Collected data:
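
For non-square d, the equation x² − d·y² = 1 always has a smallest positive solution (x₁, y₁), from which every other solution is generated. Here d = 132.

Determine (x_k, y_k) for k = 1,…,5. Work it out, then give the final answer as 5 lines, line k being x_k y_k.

[11; 2,22] for √132; ℓ=2 ⇒ convergent index 1
a_0=11:  p_0=11·1+0=11,  q_0=11·0+1=1
a_1=2:  p_1=2·11+1=23,  q_1=2·1+0=2
(x₁, y₁) = (23, 2);  23² − 132·2² = 1 ✓
(x_2, y_2) = (23·23 + 132·2·2, 23·2 + 2·23) = (1057, 92)
(x_3, y_3) = (23·1057 + 132·2·92, 23·92 + 2·1057) = (48599, 4230)
(x_4, y_4) = (23·48599 + 132·2·4230, 23·4230 + 2·48599) = (2234497, 194488)
(x_5, y_5) = (23·2234497 + 132·2·194488, 23·194488 + 2·2234497) = (102738263, 8942218)

23 2
1057 92
48599 4230
2234497 194488
102738263 8942218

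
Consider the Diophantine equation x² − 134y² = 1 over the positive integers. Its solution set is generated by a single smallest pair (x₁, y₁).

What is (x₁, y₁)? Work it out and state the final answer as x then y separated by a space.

√134 = [11; 1,1,2,1,3,…,1,1,22, …], period ℓ=14 (even) → k=13
step 0: (11, 1)  from 11·(1,0) + (0,1)
…
step 3: (58, 5)  from 2·(23,2) + (12,1)
…
step 8: (4503, 389)  from 1·(4121,356) + (382,33)
step 9: (17630, 1523)  from 3·(4503,389) + (4121,356)
…
step 12: (84029, 7259)  from 1·(61896,5347) + (22133,1912)
step 13: (145925, 12606)  from 1·(84029,7259) + (61896,5347)
→ (145925, 12606).  Check: 145925²=21294105625, 134·12606²=21294105624, difference 1.

145925 12606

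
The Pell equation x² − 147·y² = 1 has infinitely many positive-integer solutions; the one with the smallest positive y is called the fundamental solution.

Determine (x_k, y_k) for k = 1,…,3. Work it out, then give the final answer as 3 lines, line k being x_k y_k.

√147 → a₀=12, period (8,24); ℓ=2 even so k=1
i=0: a=12 ⇒ p=12, q=1
i=1: a=8 ⇒ p=97, q=8
(x₁, y₁) = (97, 8);  97² − 147·8² = 1 ✓
(97+8√147)^2 = 18817 + 1552√147
(97+8√147)^3 = 3650401 + 301080√147

97 8
18817 1552
3650401 301080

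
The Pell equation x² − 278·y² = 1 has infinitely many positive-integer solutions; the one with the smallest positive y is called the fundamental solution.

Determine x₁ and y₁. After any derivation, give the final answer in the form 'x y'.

√278 → a₀=16, period (1,2,16,2,1,32); ℓ=6 even so k=5
i=0: a=16 ⇒ p=16, q=1
…
i=2: a=2 ⇒ p=50, q=3
…
i=4: a=2 ⇒ p=1684, q=101
i=5: a=1 ⇒ p=2501, q=150
fundamental: x₁=2501, y₁=150  (since 6255001 − 278·22500 = 1)

2501 150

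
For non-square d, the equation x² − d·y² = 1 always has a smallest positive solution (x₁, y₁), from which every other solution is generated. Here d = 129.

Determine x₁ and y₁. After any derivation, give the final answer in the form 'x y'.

16855 1484

[11; 2,1,3,1,6,1,3,1,2,22] for √129; ℓ=10 ⇒ convergent index 9
a_0=11:  p_0=11·1+0=11,  q_0=11·0+1=1
a_1=2:  p_1=2·11+1=23,  q_1=2·1+0=2
a_2=1:  p_2=1·23+11=34,  q_2=1·2+1=3
…
a_4=1:  p_4=1·125+34=159,  q_4=1·11+3=14
a_5=6:  p_5=6·159+125=1079,  q_5=6·14+11=95
…
a_8=1:  p_8=1·4793+1238=6031,  q_8=1·422+109=531
a_9=2:  p_9=2·6031+4793=16855,  q_9=2·531+422=1484
(x₁, y₁) = (16855, 1484);  16855² − 129·1484² = 1 ✓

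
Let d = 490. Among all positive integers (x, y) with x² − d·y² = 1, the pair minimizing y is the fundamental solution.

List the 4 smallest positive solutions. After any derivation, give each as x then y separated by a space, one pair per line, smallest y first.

[22; 7,2,1,4,4,4,1,2,7,44] for √490; ℓ=10 ⇒ convergent index 9
i=0: a=22 ⇒ p=22, q=1
i=1: a=7 ⇒ p=155, q=7
i=2: a=2 ⇒ p=332, q=15
i=3: a=1 ⇒ p=487, q=22
…
i=8: a=2 ⇒ p=141338, q=6385
i=9: a=7 ⇒ p=1039681, q=46968
(x₁, y₁) = (1039681, 46968);  1039681² − 490·46968² = 1 ✓
k=2:  x_2 = 1039681·1039681+490·46968·46968 = 2161873163521,  y_2 = 1039681·46968+46968·1039681 = 97663474416
k=3:  x_3 = 1039681·2161873163521+490·46968·97663474416 = 4495316905044313921,  y_3 = 1039681·97663474416+46968·2161873163521 = 203077717488555624
k=4:  x_4 = 1039681·4495316905044313921+490·46968·203077717488555624 = 9347391150304592810234881,  y_4 = 1039681·203077717488555624+46968·4495316905044313921 = 422272088792340335957472

1039681 46968
2161873163521 97663474416
4495316905044313921 203077717488555624
9347391150304592810234881 422272088792340335957472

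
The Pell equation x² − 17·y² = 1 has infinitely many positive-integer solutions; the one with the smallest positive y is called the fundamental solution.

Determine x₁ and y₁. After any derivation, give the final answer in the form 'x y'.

√17 → a₀=4, period (8); ℓ=1 odd so k=1
k=0  a_k=4  p_k/q_k = 4/1
k=1  a_k=8  p_k/q_k = 33/8
fundamental: x₁=33, y₁=8  (since 1089 − 17·64 = 1)

33 8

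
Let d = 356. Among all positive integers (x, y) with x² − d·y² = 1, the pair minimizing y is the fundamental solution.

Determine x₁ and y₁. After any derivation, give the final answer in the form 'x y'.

500001 26500

√356 → a₀=18, period (1,6,1,1,2,…,6,1,36); ℓ=14 even so k=13
k=0  a_k=18  p_k/q_k = 18/1
…
k=2  a_k=6  p_k/q_k = 132/7
…
k=4  a_k=1  p_k/q_k = 283/15
k=5  a_k=2  p_k/q_k = 717/38
…
k=11  a_k=1  p_k/q_k = 66019/3499
k=12  a_k=6  p_k/q_k = 433982/23001
k=13  a_k=1  p_k/q_k = 500001/26500
fundamental: x₁=500001, y₁=26500  (since 250001000001 − 356·702250000 = 1)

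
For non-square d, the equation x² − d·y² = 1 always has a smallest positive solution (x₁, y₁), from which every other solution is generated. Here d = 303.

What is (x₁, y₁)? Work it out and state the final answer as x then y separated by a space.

2524 145

d=303: √d = [17; 2,2,5,2,2,34] (ℓ=6, even), read p_5/q_5
k=0  a_k=17  p_k/q_k = 17/1
k=1  a_k=2  p_k/q_k = 35/2
k=2  a_k=2  p_k/q_k = 87/5
…
k=4  a_k=2  p_k/q_k = 1027/59
k=5  a_k=2  p_k/q_k = 2524/145
fundamental: x₁=2524, y₁=145  (since 6370576 − 303·21025 = 1)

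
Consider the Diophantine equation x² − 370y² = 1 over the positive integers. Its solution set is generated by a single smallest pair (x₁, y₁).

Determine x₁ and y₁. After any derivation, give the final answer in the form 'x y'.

213859 11118

d=370: √d = [19; 4,4,38] (ℓ=3, odd), read p_5/q_5
k=0  a_k=19  p_k/q_k = 19/1
…
k=2  a_k=4  p_k/q_k = 327/17
k=3  a_k=38  p_k/q_k = 12503/650
k=4  a_k=4  p_k/q_k = 50339/2617
k=5  a_k=4  p_k/q_k = 213859/11118
→ (213859, 11118).  Check: 213859²=45735671881, 370·11118²=45735671880, difference 1.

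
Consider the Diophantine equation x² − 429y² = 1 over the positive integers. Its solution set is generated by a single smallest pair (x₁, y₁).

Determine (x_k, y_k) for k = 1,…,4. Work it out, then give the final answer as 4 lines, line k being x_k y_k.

[20; 1,2,2,9,1,12,1,9,2,2,1,40] for √429; ℓ=12 ⇒ convergent index 11
a_0=20:  p_0=20·1+0=20,  q_0=20·0+1=1
a_1=1:  p_1=1·20+1=21,  q_1=1·1+0=1
a_2=2:  p_2=2·21+20=62,  q_2=2·1+1=3
a_3=2:  p_3=2·62+21=145,  q_3=2·3+1=7
a_4=9:  p_4=9·145+62=1367,  q_4=9·7+3=66
a_5=1:  p_5=1·1367+145=1512,  q_5=1·66+7=73
a_6=12:  p_6=12·1512+1367=19511,  q_6=12·73+66=942
…
a_8=9:  p_8=9·21023+19511=208718,  q_8=9·1015+942=10077
a_9=2:  p_9=2·208718+21023=438459,  q_9=2·10077+1015=21169
a_10=2:  p_10=2·438459+208718=1085636,  q_10=2·21169+10077=52415
a_11=1:  p_11=1·1085636+438459=1524095,  q_11=1·52415+21169=73584
fundamental: x₁=1524095, y₁=73584  (since 2322865569025 − 429·5414605056 = 1)
(x_2, y_2) = (1524095·1524095 + 429·73584·73584, 1524095·73584 + 73584·1524095) = (4645731138049, 224298012960)
(x_3, y_3) = (1524095·4645731138049 + 429·73584·224298012960, 1524095·224298012960 + 73584·4645731138049) = (14161071197688057215, 683702960124468816)
(x_4, y_4) = (1524095·14161071197688057215 + 429·73584·683702960124468816, 1524095·683702960124468816 + 73584·14161071197688057215) = (43165635614076113391052801, 2084056526021580302230080)

1524095 73584
4645731138049 224298012960
14161071197688057215 683702960124468816
43165635614076113391052801 2084056526021580302230080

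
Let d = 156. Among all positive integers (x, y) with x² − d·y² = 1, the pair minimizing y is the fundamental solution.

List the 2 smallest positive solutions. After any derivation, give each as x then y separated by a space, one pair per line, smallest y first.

√156 → a₀=12, period (2,24); ℓ=2 even so k=1
k=0  a_k=12  p_k/q_k = 12/1
k=1  a_k=2  p_k/q_k = 25/2
→ (25, 2).  Check: 25²=625, 156·2²=624, difference 1.
k=2:  x_2 = 25·25+156·2·2 = 1249,  y_2 = 25·2+2·25 = 100

25 2
1249 100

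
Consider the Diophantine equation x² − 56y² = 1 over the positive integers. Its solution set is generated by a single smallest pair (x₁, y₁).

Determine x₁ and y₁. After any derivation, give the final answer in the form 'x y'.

15 2

[7; 2,14] for √56; ℓ=2 ⇒ convergent index 1
a_0=7:  p_0=7·1+0=7,  q_0=7·0+1=1
a_1=2:  p_1=2·7+1=15,  q_1=2·1+0=2
fundamental: x₁=15, y₁=2  (since 225 − 56·4 = 1)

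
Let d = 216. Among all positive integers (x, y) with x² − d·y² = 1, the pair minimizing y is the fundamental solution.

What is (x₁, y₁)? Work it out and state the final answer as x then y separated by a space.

485 33

√216 = [14; 1,2,3,2,1,28, …], period ℓ=6 (even) → k=5
i=0: a=14 ⇒ p=14, q=1
i=1: a=1 ⇒ p=15, q=1
…
i=4: a=2 ⇒ p=338, q=23
i=5: a=1 ⇒ p=485, q=33
→ (485, 33).  Check: 485²=235225, 216·33²=235224, difference 1.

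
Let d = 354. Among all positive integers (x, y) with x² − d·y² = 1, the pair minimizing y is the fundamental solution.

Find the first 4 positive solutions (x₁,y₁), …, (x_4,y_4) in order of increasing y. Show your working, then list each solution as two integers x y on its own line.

258065 13716
133195088449 7079239080
68745981000924305 3653807666346684
35481863173873866451201 1885839750824434773840

[18; 1,4,2,2,18,2,2,4,1,36] for √354; ℓ=10 ⇒ convergent index 9
k=0  a_k=18  p_k/q_k = 18/1
k=1  a_k=1  p_k/q_k = 19/1
k=2  a_k=4  p_k/q_k = 94/5
…
k=4  a_k=2  p_k/q_k = 508/27
k=5  a_k=18  p_k/q_k = 9351/497
k=6  a_k=2  p_k/q_k = 19210/1021
k=7  a_k=2  p_k/q_k = 47771/2539
k=8  a_k=4  p_k/q_k = 210294/11177
k=9  a_k=1  p_k/q_k = 258065/13716
fundamental: x₁=258065, y₁=13716  (since 66597544225 − 354·188128656 = 1)
(x_2, y_2) = (258065·258065 + 354·13716·13716, 258065·13716 + 13716·258065) = (133195088449, 7079239080)
(x_3, y_3) = (258065·133195088449 + 354·13716·7079239080, 258065·7079239080 + 13716·133195088449) = (68745981000924305, 3653807666346684)
(x_4, y_4) = (258065·68745981000924305 + 354·13716·3653807666346684, 258065·3653807666346684 + 13716·68745981000924305) = (35481863173873866451201, 1885839750824434773840)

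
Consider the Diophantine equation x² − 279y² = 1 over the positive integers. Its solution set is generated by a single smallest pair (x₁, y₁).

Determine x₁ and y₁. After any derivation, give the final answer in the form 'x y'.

√279 = [16; 1,2,2,1,2,2,1,32, …], period ℓ=8 (even) → k=7
k=0  a_k=16  p_k/q_k = 16/1
…
k=4  a_k=1  p_k/q_k = 167/10
k=5  a_k=2  p_k/q_k = 451/27
k=6  a_k=2  p_k/q_k = 1069/64
k=7  a_k=1  p_k/q_k = 1520/91
(x₁, y₁) = (1520, 91);  1520² − 279·91² = 1 ✓

1520 91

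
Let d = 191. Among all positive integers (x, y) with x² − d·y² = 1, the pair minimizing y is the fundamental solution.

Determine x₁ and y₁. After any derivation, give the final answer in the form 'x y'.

√191 = [13; 1,4,1,1,3,…,4,1,26, …], period ℓ=16 (even) → k=15
k=0  a_k=13  p_k/q_k = 13/1
…
k=2  a_k=4  p_k/q_k = 69/5
k=3  a_k=1  p_k/q_k = 83/6
k=4  a_k=1  p_k/q_k = 152/11
k=5  a_k=3  p_k/q_k = 539/39
…
k=7  a_k=2  p_k/q_k = 2999/217
…
k=10  a_k=2  p_k/q_k = 207083/14984
k=11  a_k=3  p_k/q_k = 704682/50989
…
k=13  a_k=1  p_k/q_k = 1616447/116962
k=14  a_k=4  p_k/q_k = 7377553/533821
k=15  a_k=1  p_k/q_k = 8994000/650783
fundamental: x₁=8994000, y₁=650783  (since 80892036000000 − 191·423518513089 = 1)

8994000 650783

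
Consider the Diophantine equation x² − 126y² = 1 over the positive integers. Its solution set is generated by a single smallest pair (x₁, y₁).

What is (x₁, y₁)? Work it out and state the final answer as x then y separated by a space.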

#### Instructions to follow
Retype every line up to and including the one that contains "The Pell equation x² − 147·y²", beginning at the first line of the records, with no edits.

#### Finished task
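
For non-square d, the equation x² − d·y² = 1 always has a smallest positive solution (x₁, y₁), from which every other solution is generated. Here d = 132.

Determine (x_k, y_k) for k = 1,…,5. Work it out, then give the final answer as 5 lines, line k being x_k y_k.

[11; 2,22] for √132; ℓ=2 ⇒ convergent index 1
a_0=11:  p_0=11·1+0=11,  q_0=11·0+1=1
a_1=2:  p_1=2·11+1=23,  q_1=2·1+0=2
(x₁, y₁) = (23, 2);  23² − 132·2² = 1 ✓
(x_2, y_2) = (23·23 + 132·2·2, 23·2 + 2·23) = (1057, 92)
(x_3, y_3) = (23·1057 + 132·2·92, 23·92 + 2·1057) = (48599, 4230)
(x_4, y_4) = (23·48599 + 132·2·4230, 23·4230 + 2·48599) = (2234497, 194488)
(x_5, y_5) = (23·2234497 + 132·2·194488, 23·194488 + 2·2234497) = (102738263, 8942218)

23 2
1057 92
48599 4230
2234497 194488
102738263 8942218

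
Consider the Diophantine equation x² − 134y² = 1 over the positive integers. Its solution set is generated by a single smallest pair (x₁, y₁).

What is (x₁, y₁)? Work it out and state the final answer as x then y separated by a space.

√134 = [11; 1,1,2,1,3,…,1,1,22, …], period ℓ=14 (even) → k=13
step 0: (11, 1)  from 11·(1,0) + (0,1)
…
step 3: (58, 5)  from 2·(23,2) + (12,1)
…
step 8: (4503, 389)  from 1·(4121,356) + (382,33)
step 9: (17630, 1523)  from 3·(4503,389) + (4121,356)
…
step 12: (84029, 7259)  from 1·(61896,5347) + (22133,1912)
step 13: (145925, 12606)  from 1·(84029,7259) + (61896,5347)
→ (145925, 12606).  Check: 145925²=21294105625, 134·12606²=21294105624, difference 1.

145925 12606

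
The Pell equation x² − 147·y² = 1 has infinitely many positive-integer solutions; the one with the smallest positive y is called the fundamental solution.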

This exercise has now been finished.